Stored data:
══════════
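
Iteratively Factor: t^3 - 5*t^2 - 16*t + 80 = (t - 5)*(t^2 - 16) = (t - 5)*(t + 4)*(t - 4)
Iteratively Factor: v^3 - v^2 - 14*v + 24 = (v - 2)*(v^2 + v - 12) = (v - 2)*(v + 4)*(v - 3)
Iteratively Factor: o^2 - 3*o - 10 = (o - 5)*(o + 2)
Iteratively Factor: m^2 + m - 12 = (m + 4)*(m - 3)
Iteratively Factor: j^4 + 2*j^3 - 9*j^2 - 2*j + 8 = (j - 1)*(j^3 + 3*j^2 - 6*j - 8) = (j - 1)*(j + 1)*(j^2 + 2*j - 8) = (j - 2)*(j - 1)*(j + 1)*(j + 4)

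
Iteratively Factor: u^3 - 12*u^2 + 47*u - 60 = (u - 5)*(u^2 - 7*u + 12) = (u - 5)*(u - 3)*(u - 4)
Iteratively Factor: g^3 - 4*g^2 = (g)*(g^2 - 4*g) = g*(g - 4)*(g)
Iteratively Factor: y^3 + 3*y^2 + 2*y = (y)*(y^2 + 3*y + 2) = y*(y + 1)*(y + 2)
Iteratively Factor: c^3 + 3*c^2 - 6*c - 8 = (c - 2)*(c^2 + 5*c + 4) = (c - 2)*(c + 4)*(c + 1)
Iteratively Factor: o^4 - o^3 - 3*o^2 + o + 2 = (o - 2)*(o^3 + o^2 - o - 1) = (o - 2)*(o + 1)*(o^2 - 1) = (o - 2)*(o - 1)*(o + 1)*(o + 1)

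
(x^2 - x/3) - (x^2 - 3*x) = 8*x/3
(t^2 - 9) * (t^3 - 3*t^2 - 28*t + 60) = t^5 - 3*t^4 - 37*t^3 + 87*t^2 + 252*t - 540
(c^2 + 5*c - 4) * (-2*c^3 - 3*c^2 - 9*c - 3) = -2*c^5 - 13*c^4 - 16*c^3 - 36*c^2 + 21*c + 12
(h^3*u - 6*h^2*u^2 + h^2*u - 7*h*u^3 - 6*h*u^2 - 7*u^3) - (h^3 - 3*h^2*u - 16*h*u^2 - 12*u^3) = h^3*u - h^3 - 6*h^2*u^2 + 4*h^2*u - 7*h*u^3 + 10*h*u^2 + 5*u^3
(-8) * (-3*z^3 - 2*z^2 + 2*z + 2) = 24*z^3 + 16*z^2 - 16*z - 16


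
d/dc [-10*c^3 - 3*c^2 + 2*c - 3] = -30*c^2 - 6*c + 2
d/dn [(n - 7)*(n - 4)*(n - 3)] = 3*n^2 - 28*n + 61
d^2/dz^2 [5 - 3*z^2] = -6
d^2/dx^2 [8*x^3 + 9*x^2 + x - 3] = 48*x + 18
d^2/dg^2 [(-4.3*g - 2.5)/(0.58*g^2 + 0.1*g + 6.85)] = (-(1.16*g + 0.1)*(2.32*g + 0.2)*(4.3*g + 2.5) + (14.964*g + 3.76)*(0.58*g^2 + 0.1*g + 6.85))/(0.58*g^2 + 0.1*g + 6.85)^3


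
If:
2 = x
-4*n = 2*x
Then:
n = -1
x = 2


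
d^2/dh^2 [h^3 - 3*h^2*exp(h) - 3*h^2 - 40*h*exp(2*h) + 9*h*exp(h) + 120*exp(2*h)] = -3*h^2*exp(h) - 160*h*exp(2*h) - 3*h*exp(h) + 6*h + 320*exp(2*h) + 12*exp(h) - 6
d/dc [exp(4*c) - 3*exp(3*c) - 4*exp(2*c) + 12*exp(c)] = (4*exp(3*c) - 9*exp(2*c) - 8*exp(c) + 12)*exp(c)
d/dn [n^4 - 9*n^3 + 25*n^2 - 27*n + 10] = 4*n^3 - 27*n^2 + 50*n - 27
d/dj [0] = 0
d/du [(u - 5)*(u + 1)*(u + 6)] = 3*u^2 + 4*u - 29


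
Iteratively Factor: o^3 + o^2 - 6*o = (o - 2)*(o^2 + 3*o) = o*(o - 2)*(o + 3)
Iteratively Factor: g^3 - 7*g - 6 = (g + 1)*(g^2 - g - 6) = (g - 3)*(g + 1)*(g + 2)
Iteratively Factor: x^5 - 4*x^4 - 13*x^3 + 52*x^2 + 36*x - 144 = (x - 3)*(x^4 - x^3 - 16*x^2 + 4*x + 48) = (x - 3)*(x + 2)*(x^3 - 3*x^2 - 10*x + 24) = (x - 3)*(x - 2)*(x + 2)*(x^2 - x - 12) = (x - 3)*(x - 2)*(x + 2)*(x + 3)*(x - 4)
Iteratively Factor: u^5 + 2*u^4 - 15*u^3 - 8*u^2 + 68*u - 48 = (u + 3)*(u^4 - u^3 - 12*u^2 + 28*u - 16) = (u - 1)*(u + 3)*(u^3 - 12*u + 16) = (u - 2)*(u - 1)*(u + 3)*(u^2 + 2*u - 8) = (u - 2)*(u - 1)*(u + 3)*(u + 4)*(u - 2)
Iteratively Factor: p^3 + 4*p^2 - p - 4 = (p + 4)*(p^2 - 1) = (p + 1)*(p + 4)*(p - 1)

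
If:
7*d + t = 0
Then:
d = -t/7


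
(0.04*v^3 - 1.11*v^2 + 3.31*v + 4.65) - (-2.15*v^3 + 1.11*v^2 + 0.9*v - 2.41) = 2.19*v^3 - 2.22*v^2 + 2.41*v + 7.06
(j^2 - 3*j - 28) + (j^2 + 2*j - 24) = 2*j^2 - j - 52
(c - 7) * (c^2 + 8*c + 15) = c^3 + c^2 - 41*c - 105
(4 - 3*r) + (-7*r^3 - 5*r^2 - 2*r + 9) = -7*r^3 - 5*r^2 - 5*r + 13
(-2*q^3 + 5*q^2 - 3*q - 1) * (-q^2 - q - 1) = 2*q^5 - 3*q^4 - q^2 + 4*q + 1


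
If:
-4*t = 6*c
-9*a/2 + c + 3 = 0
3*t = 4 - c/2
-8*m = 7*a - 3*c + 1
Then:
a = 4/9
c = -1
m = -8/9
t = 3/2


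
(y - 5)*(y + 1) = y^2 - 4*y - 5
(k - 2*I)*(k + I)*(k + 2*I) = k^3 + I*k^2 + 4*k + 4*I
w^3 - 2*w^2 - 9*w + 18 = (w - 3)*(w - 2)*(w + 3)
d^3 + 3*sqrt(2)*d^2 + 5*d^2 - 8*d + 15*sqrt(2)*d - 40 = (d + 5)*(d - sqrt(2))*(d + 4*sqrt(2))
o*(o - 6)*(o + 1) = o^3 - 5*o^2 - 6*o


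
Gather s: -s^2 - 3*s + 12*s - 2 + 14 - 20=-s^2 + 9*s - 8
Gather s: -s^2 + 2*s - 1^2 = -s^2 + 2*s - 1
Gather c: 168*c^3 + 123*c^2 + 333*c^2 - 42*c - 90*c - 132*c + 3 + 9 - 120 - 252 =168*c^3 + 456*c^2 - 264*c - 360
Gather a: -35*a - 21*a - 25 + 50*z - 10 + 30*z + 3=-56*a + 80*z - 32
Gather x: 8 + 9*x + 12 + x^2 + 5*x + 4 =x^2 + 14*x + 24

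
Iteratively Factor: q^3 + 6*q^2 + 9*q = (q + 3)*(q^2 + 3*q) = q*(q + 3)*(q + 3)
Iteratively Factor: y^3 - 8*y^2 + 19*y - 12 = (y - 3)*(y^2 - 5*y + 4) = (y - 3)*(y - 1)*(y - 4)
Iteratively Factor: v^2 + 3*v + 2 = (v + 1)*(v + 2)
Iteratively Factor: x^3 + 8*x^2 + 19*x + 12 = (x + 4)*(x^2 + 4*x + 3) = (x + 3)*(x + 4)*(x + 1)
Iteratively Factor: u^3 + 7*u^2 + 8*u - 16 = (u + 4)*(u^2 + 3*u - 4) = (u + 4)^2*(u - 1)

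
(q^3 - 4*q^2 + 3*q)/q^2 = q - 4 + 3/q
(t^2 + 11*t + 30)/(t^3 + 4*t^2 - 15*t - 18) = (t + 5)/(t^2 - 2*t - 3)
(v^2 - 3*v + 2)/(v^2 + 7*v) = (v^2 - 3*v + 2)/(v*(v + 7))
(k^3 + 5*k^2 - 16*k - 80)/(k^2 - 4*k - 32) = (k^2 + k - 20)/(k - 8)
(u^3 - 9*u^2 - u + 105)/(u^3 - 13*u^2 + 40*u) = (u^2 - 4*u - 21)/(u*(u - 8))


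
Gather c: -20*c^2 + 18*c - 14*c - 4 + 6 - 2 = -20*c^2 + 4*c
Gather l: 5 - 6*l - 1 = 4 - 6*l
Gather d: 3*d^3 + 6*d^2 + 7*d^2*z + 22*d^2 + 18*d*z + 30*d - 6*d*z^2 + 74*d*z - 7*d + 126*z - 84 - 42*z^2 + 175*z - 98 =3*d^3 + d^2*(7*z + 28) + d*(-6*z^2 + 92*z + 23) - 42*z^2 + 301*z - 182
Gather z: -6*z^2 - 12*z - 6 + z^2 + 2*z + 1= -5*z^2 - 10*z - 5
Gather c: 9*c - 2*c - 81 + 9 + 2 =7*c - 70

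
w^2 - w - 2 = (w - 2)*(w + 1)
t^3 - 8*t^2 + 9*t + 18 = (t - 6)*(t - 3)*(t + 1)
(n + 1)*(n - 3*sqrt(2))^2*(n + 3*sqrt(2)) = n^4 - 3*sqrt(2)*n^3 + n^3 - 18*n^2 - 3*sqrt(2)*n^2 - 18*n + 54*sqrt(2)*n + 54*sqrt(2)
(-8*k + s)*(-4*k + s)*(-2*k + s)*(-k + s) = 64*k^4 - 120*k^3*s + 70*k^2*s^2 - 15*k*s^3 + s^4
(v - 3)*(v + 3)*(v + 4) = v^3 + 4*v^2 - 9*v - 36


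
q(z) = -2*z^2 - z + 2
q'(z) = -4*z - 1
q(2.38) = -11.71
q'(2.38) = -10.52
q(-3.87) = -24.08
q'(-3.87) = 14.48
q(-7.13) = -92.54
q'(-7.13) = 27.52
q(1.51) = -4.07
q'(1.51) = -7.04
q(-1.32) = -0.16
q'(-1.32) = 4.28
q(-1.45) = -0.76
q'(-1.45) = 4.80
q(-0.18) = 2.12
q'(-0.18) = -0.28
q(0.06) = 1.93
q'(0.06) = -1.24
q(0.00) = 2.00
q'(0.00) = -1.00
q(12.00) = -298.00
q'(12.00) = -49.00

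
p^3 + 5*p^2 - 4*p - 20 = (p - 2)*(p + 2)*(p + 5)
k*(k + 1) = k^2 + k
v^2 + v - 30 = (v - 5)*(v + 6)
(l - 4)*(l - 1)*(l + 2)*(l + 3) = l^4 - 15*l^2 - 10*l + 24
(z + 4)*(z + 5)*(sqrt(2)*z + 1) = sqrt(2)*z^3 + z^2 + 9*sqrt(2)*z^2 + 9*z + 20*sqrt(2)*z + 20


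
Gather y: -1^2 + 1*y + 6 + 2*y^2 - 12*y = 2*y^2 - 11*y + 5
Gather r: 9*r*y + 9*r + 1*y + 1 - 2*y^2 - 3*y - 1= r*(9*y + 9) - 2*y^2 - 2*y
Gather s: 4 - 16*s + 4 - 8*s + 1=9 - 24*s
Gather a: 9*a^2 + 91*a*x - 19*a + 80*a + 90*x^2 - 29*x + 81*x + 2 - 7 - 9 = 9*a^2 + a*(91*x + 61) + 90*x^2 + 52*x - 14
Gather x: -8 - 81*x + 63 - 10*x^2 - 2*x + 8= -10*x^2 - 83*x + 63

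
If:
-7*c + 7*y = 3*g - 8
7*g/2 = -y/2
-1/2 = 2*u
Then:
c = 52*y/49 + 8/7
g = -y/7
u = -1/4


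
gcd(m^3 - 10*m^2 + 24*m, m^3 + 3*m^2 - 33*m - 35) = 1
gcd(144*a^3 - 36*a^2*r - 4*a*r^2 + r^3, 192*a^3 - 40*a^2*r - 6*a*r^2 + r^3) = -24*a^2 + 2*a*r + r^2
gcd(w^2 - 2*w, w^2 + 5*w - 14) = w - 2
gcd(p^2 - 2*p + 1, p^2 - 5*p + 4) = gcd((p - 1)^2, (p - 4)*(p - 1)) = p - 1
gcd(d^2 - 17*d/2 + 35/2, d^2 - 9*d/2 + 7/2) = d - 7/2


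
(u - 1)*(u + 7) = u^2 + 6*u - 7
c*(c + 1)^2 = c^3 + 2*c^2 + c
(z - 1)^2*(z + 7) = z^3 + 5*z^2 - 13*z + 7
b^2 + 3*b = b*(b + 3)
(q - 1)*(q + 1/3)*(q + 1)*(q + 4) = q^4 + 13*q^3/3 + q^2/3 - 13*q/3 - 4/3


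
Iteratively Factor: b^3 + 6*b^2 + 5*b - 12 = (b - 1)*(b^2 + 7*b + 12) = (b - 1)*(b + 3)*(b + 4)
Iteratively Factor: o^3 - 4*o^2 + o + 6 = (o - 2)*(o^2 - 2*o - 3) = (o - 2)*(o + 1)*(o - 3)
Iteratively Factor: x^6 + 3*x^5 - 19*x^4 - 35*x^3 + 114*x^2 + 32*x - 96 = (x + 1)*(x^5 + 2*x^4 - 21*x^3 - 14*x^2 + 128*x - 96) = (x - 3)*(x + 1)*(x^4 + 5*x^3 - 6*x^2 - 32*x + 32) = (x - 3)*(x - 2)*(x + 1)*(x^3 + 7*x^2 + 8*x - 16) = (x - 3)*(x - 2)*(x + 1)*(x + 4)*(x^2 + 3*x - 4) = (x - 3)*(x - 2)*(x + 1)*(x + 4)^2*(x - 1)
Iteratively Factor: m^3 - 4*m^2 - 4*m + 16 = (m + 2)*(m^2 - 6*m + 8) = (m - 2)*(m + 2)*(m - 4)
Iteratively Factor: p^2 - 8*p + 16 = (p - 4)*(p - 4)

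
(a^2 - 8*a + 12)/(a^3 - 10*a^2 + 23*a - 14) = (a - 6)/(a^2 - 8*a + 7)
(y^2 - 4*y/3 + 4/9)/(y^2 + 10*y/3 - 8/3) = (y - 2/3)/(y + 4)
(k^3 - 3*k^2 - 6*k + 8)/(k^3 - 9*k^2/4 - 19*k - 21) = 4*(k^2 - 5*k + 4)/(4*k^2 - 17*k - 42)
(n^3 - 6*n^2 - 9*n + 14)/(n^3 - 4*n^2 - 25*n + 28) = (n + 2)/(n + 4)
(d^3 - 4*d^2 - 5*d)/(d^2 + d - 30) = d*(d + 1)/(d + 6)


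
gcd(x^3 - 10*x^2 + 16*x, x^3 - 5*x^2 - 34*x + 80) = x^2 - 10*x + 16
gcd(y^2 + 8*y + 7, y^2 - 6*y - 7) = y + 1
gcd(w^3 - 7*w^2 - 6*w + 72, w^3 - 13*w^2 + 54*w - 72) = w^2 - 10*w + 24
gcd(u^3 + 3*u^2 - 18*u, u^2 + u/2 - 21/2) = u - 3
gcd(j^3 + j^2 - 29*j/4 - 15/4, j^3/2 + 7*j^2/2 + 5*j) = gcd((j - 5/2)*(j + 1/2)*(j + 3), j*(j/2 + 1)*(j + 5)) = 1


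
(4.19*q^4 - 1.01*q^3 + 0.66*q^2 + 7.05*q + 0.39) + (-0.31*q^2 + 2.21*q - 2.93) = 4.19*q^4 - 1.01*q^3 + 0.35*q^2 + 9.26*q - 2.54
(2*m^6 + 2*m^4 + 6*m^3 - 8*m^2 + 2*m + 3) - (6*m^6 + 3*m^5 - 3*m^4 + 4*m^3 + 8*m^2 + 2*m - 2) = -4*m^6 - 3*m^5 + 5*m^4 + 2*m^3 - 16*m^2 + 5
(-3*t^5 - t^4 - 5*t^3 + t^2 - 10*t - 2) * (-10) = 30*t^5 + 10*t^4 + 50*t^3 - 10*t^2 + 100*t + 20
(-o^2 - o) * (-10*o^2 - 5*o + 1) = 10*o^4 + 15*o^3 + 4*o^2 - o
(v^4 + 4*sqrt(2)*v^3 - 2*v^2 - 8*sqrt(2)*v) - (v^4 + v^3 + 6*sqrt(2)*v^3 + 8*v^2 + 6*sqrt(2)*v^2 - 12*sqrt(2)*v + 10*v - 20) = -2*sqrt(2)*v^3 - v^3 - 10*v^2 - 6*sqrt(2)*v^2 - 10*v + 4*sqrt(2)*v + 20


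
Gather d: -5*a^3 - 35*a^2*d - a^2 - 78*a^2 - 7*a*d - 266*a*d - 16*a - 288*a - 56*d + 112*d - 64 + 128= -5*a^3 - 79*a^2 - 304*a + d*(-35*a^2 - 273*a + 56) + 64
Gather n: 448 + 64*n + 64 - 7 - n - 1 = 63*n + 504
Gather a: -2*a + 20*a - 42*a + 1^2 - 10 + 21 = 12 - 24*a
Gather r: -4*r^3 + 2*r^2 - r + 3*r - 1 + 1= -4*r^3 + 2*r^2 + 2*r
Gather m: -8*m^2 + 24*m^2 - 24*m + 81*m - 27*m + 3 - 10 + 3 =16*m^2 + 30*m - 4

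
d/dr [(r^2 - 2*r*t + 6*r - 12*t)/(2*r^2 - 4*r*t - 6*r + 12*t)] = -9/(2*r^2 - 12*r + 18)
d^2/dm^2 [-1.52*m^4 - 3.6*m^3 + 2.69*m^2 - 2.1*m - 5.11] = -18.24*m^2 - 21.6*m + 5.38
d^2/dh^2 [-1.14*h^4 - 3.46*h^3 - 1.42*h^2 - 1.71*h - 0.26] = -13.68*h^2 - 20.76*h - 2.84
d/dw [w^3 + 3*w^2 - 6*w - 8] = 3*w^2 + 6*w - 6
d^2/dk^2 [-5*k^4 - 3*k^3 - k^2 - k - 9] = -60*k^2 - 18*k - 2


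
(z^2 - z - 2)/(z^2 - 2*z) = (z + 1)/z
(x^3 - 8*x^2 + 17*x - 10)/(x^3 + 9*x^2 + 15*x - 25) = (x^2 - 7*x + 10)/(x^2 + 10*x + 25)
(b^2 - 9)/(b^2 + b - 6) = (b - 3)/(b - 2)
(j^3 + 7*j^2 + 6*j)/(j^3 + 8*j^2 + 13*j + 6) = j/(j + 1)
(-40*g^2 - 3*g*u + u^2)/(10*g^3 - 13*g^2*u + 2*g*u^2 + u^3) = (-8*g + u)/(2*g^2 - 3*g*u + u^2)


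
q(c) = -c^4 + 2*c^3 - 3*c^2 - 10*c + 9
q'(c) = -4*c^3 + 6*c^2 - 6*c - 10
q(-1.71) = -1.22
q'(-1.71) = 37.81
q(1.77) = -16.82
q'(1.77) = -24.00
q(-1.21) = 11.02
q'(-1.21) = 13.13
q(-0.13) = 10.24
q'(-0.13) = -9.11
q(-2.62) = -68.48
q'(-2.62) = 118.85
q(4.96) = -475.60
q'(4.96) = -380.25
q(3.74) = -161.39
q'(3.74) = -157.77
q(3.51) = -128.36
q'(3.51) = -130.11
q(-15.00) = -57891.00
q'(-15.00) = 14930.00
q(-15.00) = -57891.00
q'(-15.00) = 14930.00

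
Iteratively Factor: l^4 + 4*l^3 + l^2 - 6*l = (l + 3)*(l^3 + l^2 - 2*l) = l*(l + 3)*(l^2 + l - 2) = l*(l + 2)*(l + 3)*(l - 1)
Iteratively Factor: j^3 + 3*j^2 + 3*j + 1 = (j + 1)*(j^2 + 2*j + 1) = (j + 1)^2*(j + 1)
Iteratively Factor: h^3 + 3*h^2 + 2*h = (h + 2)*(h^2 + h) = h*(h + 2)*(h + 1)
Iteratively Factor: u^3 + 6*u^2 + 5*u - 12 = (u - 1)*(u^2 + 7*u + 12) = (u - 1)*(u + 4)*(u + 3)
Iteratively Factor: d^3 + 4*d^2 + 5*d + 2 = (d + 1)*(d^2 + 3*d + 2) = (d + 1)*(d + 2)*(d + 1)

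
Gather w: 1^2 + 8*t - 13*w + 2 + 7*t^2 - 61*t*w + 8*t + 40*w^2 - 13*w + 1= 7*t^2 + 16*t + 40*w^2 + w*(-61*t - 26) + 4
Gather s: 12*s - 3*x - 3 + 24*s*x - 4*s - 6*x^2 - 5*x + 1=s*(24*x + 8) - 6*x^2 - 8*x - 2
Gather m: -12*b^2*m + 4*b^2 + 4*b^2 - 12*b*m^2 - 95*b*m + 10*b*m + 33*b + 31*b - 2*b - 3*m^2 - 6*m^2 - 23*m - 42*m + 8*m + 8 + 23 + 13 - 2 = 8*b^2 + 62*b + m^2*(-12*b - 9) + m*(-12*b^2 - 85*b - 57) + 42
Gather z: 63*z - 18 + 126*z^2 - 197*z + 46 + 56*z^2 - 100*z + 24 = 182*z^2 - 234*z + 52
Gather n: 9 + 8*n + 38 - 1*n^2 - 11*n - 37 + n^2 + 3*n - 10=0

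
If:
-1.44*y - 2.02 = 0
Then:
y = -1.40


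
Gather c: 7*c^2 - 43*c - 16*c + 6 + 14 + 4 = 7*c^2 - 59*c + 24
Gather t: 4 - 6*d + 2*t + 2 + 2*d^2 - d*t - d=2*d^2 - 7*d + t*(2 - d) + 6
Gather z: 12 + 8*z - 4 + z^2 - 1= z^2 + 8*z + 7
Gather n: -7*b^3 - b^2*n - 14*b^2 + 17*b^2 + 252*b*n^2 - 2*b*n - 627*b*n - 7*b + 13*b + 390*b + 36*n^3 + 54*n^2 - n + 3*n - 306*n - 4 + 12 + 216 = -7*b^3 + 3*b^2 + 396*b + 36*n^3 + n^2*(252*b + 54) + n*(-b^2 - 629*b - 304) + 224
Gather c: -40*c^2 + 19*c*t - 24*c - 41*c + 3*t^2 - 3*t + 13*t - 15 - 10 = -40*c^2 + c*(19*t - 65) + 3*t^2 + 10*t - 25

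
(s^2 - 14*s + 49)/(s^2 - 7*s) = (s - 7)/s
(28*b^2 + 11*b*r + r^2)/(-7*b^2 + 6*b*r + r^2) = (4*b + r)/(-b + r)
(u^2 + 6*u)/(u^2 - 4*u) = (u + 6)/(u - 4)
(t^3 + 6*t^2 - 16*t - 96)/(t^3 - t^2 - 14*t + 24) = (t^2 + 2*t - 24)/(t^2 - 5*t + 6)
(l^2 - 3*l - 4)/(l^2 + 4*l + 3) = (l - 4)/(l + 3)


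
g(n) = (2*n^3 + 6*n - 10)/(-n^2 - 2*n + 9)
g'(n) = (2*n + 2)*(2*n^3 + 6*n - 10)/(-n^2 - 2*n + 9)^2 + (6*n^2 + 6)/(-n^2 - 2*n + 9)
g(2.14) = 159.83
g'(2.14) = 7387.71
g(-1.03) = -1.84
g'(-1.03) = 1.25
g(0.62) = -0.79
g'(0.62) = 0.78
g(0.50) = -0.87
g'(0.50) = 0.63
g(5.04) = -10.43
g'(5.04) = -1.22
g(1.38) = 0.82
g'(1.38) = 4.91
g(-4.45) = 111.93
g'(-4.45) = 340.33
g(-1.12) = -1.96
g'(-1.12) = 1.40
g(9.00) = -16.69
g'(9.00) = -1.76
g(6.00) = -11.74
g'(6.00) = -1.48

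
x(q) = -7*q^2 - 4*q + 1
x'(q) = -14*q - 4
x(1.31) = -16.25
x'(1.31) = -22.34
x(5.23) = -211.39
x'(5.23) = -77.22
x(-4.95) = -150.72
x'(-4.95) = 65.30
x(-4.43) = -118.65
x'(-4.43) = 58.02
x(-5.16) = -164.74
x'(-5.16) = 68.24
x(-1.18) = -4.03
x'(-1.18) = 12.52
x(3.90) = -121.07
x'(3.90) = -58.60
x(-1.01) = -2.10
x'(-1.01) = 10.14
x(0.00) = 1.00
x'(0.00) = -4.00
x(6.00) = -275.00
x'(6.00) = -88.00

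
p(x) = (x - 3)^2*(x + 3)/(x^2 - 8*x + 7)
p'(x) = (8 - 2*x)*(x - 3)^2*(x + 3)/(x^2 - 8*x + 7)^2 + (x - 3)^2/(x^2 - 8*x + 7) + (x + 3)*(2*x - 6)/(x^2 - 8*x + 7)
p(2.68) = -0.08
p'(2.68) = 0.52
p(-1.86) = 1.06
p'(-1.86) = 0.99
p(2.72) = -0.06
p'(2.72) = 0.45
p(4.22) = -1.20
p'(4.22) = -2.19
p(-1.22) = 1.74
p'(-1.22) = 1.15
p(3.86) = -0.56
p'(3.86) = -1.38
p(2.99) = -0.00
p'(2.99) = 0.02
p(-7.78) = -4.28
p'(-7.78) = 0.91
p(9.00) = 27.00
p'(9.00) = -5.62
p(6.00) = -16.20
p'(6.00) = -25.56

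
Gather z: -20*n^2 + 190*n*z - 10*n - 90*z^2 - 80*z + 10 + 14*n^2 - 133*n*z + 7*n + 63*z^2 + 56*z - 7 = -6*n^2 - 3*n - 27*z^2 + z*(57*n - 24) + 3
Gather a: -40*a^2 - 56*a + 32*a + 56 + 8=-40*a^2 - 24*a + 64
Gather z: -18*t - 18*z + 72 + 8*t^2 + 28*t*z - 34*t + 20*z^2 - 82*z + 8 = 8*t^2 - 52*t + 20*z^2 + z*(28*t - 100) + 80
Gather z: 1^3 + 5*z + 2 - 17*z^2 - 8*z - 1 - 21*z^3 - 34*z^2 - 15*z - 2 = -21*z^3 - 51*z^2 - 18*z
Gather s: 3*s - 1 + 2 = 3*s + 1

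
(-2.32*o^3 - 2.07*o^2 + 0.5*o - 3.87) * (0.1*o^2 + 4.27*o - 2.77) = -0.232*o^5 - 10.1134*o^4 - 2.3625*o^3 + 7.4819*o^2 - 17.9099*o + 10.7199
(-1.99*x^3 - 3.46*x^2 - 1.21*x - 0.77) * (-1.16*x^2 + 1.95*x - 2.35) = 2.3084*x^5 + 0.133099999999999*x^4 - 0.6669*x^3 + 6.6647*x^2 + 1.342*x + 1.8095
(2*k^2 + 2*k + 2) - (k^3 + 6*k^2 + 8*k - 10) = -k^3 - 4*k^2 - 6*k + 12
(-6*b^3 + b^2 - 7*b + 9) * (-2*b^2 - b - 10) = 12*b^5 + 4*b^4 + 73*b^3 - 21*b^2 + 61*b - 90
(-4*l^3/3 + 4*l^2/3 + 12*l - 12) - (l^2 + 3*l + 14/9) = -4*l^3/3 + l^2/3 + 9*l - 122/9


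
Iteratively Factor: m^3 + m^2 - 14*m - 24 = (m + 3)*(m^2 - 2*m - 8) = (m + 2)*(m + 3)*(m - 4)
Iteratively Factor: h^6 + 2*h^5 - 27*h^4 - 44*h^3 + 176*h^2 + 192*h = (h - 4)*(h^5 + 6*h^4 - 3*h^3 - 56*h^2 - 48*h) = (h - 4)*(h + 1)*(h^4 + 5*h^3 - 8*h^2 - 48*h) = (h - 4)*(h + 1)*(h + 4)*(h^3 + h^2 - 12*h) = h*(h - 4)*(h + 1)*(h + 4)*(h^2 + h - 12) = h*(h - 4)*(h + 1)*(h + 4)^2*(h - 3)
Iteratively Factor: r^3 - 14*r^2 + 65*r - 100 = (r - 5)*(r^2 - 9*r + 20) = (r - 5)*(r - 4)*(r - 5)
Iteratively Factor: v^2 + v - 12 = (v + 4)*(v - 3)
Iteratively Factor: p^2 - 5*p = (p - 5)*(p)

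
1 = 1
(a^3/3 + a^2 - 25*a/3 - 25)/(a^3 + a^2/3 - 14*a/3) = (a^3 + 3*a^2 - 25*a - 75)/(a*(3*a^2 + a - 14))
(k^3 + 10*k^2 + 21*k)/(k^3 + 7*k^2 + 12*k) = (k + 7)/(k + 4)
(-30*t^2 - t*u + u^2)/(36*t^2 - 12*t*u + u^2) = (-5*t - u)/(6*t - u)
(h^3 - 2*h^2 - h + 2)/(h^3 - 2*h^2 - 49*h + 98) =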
══════════
→ **INSTRUCTIONS TO FOLLOW**
Extract exactly the leading lines of the data, stopping at and including the line with "(t^2 - 9) * (t^3".

→ **ANSWER TO THE EXERCISE**
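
Iteratively Factor: t^3 - 5*t^2 - 16*t + 80 = (t - 5)*(t^2 - 16) = (t - 5)*(t + 4)*(t - 4)
Iteratively Factor: v^3 - v^2 - 14*v + 24 = (v - 2)*(v^2 + v - 12) = (v - 2)*(v + 4)*(v - 3)
Iteratively Factor: o^2 - 3*o - 10 = (o - 5)*(o + 2)
Iteratively Factor: m^2 + m - 12 = (m + 4)*(m - 3)
Iteratively Factor: j^4 + 2*j^3 - 9*j^2 - 2*j + 8 = (j - 1)*(j^3 + 3*j^2 - 6*j - 8) = (j - 1)*(j + 1)*(j^2 + 2*j - 8) = (j - 2)*(j - 1)*(j + 1)*(j + 4)

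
Iteratively Factor: u^3 - 12*u^2 + 47*u - 60 = (u - 5)*(u^2 - 7*u + 12) = (u - 5)*(u - 3)*(u - 4)
Iteratively Factor: g^3 - 4*g^2 = (g)*(g^2 - 4*g) = g*(g - 4)*(g)
Iteratively Factor: y^3 + 3*y^2 + 2*y = (y)*(y^2 + 3*y + 2) = y*(y + 1)*(y + 2)
Iteratively Factor: c^3 + 3*c^2 - 6*c - 8 = (c - 2)*(c^2 + 5*c + 4) = (c - 2)*(c + 4)*(c + 1)
Iteratively Factor: o^4 - o^3 - 3*o^2 + o + 2 = (o - 2)*(o^3 + o^2 - o - 1) = (o - 2)*(o + 1)*(o^2 - 1) = (o - 2)*(o - 1)*(o + 1)*(o + 1)

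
(x^2 - x/3) - (x^2 - 3*x) = 8*x/3
(t^2 - 9) * (t^3 - 3*t^2 - 28*t + 60) = t^5 - 3*t^4 - 37*t^3 + 87*t^2 + 252*t - 540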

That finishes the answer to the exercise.